** Opening Data shown block **

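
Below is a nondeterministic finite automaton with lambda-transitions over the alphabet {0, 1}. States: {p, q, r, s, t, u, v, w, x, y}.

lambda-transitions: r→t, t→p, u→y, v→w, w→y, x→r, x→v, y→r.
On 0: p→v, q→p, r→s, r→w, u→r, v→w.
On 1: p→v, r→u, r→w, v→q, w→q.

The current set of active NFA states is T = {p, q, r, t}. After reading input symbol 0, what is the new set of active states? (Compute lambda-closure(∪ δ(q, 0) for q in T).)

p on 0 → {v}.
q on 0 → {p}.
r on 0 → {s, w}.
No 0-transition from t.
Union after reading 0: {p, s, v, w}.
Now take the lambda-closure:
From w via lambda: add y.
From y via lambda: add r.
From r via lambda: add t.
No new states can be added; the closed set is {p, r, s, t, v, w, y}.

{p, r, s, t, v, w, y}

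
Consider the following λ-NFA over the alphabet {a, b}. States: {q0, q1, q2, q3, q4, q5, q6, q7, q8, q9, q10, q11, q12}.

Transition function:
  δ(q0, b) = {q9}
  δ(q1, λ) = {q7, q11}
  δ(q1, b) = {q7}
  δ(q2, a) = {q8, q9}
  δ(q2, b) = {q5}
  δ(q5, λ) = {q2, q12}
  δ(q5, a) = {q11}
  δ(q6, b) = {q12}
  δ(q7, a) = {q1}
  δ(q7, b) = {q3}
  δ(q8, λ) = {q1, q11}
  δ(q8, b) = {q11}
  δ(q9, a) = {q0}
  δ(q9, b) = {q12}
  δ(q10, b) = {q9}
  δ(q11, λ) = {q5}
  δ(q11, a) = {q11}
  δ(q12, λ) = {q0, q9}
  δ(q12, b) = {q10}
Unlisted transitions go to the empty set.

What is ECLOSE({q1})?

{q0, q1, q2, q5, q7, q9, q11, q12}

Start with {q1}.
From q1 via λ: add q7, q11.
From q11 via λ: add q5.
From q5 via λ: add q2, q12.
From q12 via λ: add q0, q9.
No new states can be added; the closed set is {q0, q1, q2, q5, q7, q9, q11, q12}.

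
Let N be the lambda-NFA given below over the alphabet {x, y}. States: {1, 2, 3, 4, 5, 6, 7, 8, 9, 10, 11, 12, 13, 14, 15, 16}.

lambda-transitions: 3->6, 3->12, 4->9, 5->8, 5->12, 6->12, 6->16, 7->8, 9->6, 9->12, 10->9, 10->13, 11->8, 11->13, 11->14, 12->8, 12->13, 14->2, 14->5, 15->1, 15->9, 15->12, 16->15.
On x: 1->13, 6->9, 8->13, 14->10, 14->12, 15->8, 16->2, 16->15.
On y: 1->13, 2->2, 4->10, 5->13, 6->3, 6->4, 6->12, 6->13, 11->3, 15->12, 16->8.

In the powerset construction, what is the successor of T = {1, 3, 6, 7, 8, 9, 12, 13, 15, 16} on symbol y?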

** Closing Data shown block **

**Your instructions:** Output the lines from the one with "11->3, 15->12, 16->8." to the final line of the entries above, exactly as they stand, please, and nothing else.

**Your response:**
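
On y: 1->13, 2->2, 4->10, 5->13, 6->3, 6->4, 6->12, 6->13, 11->3, 15->12, 16->8.

In the powerset construction, what is the successor of T = {1, 3, 6, 7, 8, 9, 12, 13, 15, 16} on symbol y?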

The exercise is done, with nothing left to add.